▼

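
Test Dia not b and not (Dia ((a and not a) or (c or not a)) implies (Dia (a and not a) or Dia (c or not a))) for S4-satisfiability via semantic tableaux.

1. Dia not b and not (Dia ((a and not a) or (c or not a)) implies (Dia (a and not a) or Dia (c or not a))), u
2. Dia not b, u   [and-rule on 1]
3. not (Dia ((a and not a) or (c or not a)) implies (Dia (a and not a) or Dia (c or not a))), u   [and-rule on 1]
4. Dia ((a and not a) or (c or not a)), u   [neg-implies-rule on 3]
5. not (Dia (a and not a) or Dia (c or not a)), u   [neg-implies-rule on 3]
6. not Dia (a and not a), u   [neg-or-rule on 5]
7. not Dia (c or not a), u   [neg-or-rule on 5]
8. not (a and not a), u   [neg-Dia-rule on 6 via uRu]
9. not (c or not a), u   [neg-Dia-rule on 7 via uRu]
10. not c, u   [neg-or-rule on 9]
11. a, u   [neg-or-rule on 9]
12. not b, v   [Dia-rule on 2: fresh world v, uRv]
13. not (a and not a), v   [neg-Dia-rule on 6 via uRv]
14. not (c or not a), v   [neg-Dia-rule on 7 via uRv]
15. not c, v   [neg-or-rule on 14]
16. a, v   [neg-or-rule on 14]
17. (a and not a) or (c or not a), w   [Dia-rule on 4: fresh world w, uRw]
18. not (a and not a), w   [neg-Dia-rule on 6 via uRw]
19. not (c or not a), w   [neg-Dia-rule on 7 via uRw]
20. not c, w   [neg-or-rule on 19]
21. a, w   [neg-or-rule on 19]
22. c or not a, w   [or-rule on 17 (branches; this branch)]
23. not a, w   [or-rule on 22 (branches; this branch)]
Accessibility: uRu, uRv, uRw, vRv, wRw
Branch closes: a and not a both at w.
All branches of the tableau close; one closing branch shown above.

Unsatisfiable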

▲

### About this task:
Copy out each line in the preceding records that contains "fresh".

### Exercise answer:
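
12. not b, v   [Dia-rule on 2: fresh world v, uRv]
17. (a and not a) or (c or not a), w   [Dia-rule on 4: fresh world w, uRw]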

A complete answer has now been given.